Your instructions: You are asked to write out the entries exactly as they are given.

Material provided:
+---+

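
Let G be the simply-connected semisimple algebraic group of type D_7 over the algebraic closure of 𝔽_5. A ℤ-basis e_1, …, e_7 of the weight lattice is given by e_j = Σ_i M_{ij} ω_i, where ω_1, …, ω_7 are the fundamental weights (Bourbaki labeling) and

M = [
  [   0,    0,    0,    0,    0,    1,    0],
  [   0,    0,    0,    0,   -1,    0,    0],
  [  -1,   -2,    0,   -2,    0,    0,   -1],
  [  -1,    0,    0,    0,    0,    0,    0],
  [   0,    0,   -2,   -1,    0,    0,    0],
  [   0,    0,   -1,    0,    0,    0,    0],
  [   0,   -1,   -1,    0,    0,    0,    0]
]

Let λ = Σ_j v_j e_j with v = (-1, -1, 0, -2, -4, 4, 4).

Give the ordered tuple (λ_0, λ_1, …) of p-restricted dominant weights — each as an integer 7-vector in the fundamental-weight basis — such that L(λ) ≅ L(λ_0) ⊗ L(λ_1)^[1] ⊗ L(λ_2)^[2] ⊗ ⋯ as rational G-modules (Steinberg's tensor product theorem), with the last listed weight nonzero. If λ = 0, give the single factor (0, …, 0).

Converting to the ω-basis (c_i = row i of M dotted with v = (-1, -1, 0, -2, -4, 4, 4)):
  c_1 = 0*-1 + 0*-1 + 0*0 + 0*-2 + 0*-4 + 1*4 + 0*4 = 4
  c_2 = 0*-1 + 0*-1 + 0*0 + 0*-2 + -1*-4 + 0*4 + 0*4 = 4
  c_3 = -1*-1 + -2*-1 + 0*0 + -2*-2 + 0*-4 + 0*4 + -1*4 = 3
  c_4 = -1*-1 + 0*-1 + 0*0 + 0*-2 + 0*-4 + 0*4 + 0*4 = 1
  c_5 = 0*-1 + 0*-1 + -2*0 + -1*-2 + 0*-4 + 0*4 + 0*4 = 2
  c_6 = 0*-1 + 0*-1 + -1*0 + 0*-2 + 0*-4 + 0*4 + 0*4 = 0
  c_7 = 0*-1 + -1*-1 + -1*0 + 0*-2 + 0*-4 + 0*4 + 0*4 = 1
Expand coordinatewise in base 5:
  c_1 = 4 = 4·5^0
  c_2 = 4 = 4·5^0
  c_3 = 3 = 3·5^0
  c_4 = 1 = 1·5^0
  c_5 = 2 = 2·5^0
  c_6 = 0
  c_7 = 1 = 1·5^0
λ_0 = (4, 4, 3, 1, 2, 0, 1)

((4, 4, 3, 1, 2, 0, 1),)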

+---+

Worked solution:
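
Let G be the simply-connected semisimple algebraic group of type D_7 over the algebraic closure of 𝔽_5. A ℤ-basis e_1, …, e_7 of the weight lattice is given by e_j = Σ_i M_{ij} ω_i, where ω_1, …, ω_7 are the fundamental weights (Bourbaki labeling) and

M = [
  [   0,    0,    0,    0,    0,    1,    0],
  [   0,    0,    0,    0,   -1,    0,    0],
  [  -1,   -2,    0,   -2,    0,    0,   -1],
  [  -1,    0,    0,    0,    0,    0,    0],
  [   0,    0,   -2,   -1,    0,    0,    0],
  [   0,    0,   -1,    0,    0,    0,    0],
  [   0,   -1,   -1,    0,    0,    0,    0]
]

Let λ = Σ_j v_j e_j with v = (-1, -1, 0, -2, -4, 4, 4).

Give the ordered tuple (λ_0, λ_1, …) of p-restricted dominant weights — each as an integer 7-vector in the fundamental-weight basis — such that L(λ) ≅ L(λ_0) ⊗ L(λ_1)^[1] ⊗ L(λ_2)^[2] ⊗ ⋯ as rational G-modules (Steinberg's tensor product theorem), with the last listed weight nonzero. If λ = 0, give the single factor (0, …, 0).

Converting to the ω-basis (c_i = row i of M dotted with v = (-1, -1, 0, -2, -4, 4, 4)):
  c_1 = 0*-1 + 0*-1 + 0*0 + 0*-2 + 0*-4 + 1*4 + 0*4 = 4
  c_2 = 0*-1 + 0*-1 + 0*0 + 0*-2 + -1*-4 + 0*4 + 0*4 = 4
  c_3 = -1*-1 + -2*-1 + 0*0 + -2*-2 + 0*-4 + 0*4 + -1*4 = 3
  c_4 = -1*-1 + 0*-1 + 0*0 + 0*-2 + 0*-4 + 0*4 + 0*4 = 1
  c_5 = 0*-1 + 0*-1 + -2*0 + -1*-2 + 0*-4 + 0*4 + 0*4 = 2
  c_6 = 0*-1 + 0*-1 + -1*0 + 0*-2 + 0*-4 + 0*4 + 0*4 = 0
  c_7 = 0*-1 + -1*-1 + -1*0 + 0*-2 + 0*-4 + 0*4 + 0*4 = 1
Expand coordinatewise in base 5:
  c_1 = 4 = 4·5^0
  c_2 = 4 = 4·5^0
  c_3 = 3 = 3·5^0
  c_4 = 1 = 1·5^0
  c_5 = 2 = 2·5^0
  c_6 = 0
  c_7 = 1 = 1·5^0
λ_0 = (4, 4, 3, 1, 2, 0, 1)

((4, 4, 3, 1, 2, 0, 1),)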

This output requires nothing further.